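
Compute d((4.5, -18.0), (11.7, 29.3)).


dx=7.2, dy=47.3
d^2 = 7.2^2 + 47.3^2 = 2289.13
d = sqrt(2289.13) = 47.8449

47.8449


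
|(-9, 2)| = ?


|u| = sqrt((-9)^2 + 2^2) = sqrt(85) = 9.2195

9.2195


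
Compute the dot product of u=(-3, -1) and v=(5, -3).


u . v = u_x*v_x + u_y*v_y = (-3)*5 + (-1)*(-3)
= (-15) + 3 = -12

-12


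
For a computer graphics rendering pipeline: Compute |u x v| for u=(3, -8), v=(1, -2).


|u x v| = |3*(-2) - (-8)*1|
= |(-6) - (-8)| = 2

2


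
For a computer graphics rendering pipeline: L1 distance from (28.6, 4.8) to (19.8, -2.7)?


|28.6-19.8| + |4.8-(-2.7)| = 8.8 + 7.5 = 16.3

16.3


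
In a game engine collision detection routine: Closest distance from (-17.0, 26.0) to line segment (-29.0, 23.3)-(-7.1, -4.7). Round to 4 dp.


Project P onto AB: t = 0.1481 (clamped to [0,1])
Closest point on segment: (-25.7556, 19.1519)
Distance: 11.1156

11.1156


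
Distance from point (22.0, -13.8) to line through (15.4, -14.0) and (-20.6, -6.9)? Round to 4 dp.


|cross product| = 54.06
|line direction| = sqrt(1346.41) = 36.6935
Distance = 54.06/sqrt(1346.41) = 1.4733

1.4733


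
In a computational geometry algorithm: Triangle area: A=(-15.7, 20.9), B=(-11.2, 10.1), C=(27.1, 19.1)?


Area = |x_A(y_B-y_C) + x_B(y_C-y_A) + x_C(y_A-y_B)|/2
= |141.3 + 20.16 + 292.68|/2
= 454.14/2 = 227.07

227.07


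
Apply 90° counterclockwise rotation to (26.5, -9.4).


90° CCW: (x,y) -> (-y, x)
(26.5,-9.4) -> (9.4, 26.5)

(9.4, 26.5)


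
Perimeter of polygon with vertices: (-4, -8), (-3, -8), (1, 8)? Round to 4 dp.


Sides: (-4, -8)->(-3, -8): sqrt(1) = 1, (-3, -8)->(1, 8): sqrt(272) = 16.492423, (1, 8)->(-4, -8): sqrt(281) = 16.763055
Sum = 34.255478
Perimeter = 34.2555

34.2555


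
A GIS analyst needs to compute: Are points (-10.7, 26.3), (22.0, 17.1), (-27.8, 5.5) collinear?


Cross product: (22-(-10.7))*(5.5-26.3) - (17.1-26.3)*((-27.8)-(-10.7))
= -837.48

No, not collinear


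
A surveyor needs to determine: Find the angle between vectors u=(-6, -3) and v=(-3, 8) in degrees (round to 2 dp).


u.v = -6, |u| = sqrt(45) = 6.7082, |v| = sqrt(73) = 8.544
cos(theta) = u.v/(|u||v|) = -6/sqrt(3285) = -0.104685
theta = acos(-0.104685) = 96.01 degrees

96.01 degrees


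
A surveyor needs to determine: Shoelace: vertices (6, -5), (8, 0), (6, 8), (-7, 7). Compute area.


Shoelace sum: (6*0 - 8*(-5)) + (8*8 - 6*0) + (6*7 - (-7)*8) + ((-7)*(-5) - 6*7)
= 195
Area = |195|/2 = 97.5

97.5


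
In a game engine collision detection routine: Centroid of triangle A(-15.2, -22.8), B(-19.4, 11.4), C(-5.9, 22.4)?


Centroid = ((x_A+x_B+x_C)/3, (y_A+y_B+y_C)/3)
= (((-15.2)+(-19.4)+(-5.9))/3, ((-22.8)+11.4+22.4)/3)
= (-13.5, 3.6667)

(-13.5, 3.6667)


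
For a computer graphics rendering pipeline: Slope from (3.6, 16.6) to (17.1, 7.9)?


slope = (y2-y1)/(x2-x1) = (7.9-16.6)/(17.1-3.6) = (-8.7)/13.5 = -0.6444

-0.6444


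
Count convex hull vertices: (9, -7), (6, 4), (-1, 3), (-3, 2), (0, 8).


Convex hull vertices (CCW): (-3, 2), (9, -7), (6, 4), (0, 8)
Count = 4

4


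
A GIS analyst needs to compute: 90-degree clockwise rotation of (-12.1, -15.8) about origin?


90° CW: (x,y) -> (y, -x)
(-12.1,-15.8) -> (-15.8, 12.1)

(-15.8, 12.1)


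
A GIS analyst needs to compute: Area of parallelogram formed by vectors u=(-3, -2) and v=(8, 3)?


|u x v| = |(-3)*3 - (-2)*8|
= |(-9) - (-16)| = 7

7


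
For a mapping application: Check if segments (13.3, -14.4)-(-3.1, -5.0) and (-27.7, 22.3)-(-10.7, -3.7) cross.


Cross products: d1=442.1, d2=175.5, d3=-216.48, d4=50.12
d1*d2 < 0 and d3*d4 < 0? no

No, they don't intersect


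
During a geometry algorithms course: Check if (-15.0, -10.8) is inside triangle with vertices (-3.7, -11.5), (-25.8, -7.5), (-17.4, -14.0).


Cross products: AB x AP = 29.73, BC x BP = 42.48, CA x CP = 37.84
All same sign? yes

Yes, inside


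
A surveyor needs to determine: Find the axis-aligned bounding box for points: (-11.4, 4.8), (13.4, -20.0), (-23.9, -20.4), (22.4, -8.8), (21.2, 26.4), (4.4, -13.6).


x range: [-23.9, 22.4]
y range: [-20.4, 26.4]
Bounding box: (-23.9,-20.4) to (22.4,26.4)

(-23.9,-20.4) to (22.4,26.4)


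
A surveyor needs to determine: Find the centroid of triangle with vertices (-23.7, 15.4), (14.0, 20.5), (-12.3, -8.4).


Centroid = ((x_A+x_B+x_C)/3, (y_A+y_B+y_C)/3)
= (((-23.7)+14+(-12.3))/3, (15.4+20.5+(-8.4))/3)
= (-7.3333, 9.1667)

(-7.3333, 9.1667)


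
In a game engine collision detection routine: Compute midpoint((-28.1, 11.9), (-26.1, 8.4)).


M = (((-28.1)+(-26.1))/2, (11.9+8.4)/2)
= (-27.1, 10.15)

(-27.1, 10.15)


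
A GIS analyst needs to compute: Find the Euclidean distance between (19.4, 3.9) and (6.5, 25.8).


dx=-12.9, dy=21.9
d^2 = (-12.9)^2 + 21.9^2 = 646.02
d = sqrt(646.02) = 25.4169

25.4169


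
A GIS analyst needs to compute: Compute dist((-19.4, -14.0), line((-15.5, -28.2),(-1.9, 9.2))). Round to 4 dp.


|cross product| = 338.98
|line direction| = sqrt(1583.72) = 39.796
Distance = 338.98/sqrt(1583.72) = 8.5179

8.5179


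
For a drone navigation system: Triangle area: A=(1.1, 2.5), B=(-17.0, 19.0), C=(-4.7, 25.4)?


Area = |x_A(y_B-y_C) + x_B(y_C-y_A) + x_C(y_A-y_B)|/2
= |(-7.04) + (-389.3) + 77.55|/2
= 318.79/2 = 159.395

159.395


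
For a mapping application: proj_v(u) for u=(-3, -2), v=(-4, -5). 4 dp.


u.v = 22, |v| = sqrt(41) = 6.4031
Scalar projection = u.v / |v| = 22 / sqrt(41) = 3.4358

3.4358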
· · · · · · ·
* [Exercise aim] Restate word for word each line of the data from the one with "A GIS analyst needs to compute: Compute" to the last, keeping both ends.

* [Solved problem]
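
A GIS analyst needs to compute: Compute dist((-19.4, -14.0), line((-15.5, -28.2),(-1.9, 9.2))). Round to 4 dp.


|cross product| = 338.98
|line direction| = sqrt(1583.72) = 39.796
Distance = 338.98/sqrt(1583.72) = 8.5179

8.5179


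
For a drone navigation system: Triangle area: A=(1.1, 2.5), B=(-17.0, 19.0), C=(-4.7, 25.4)?


Area = |x_A(y_B-y_C) + x_B(y_C-y_A) + x_C(y_A-y_B)|/2
= |(-7.04) + (-389.3) + 77.55|/2
= 318.79/2 = 159.395

159.395


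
For a mapping application: proj_v(u) for u=(-3, -2), v=(-4, -5). 4 dp.


u.v = 22, |v| = sqrt(41) = 6.4031
Scalar projection = u.v / |v| = 22 / sqrt(41) = 3.4358

3.4358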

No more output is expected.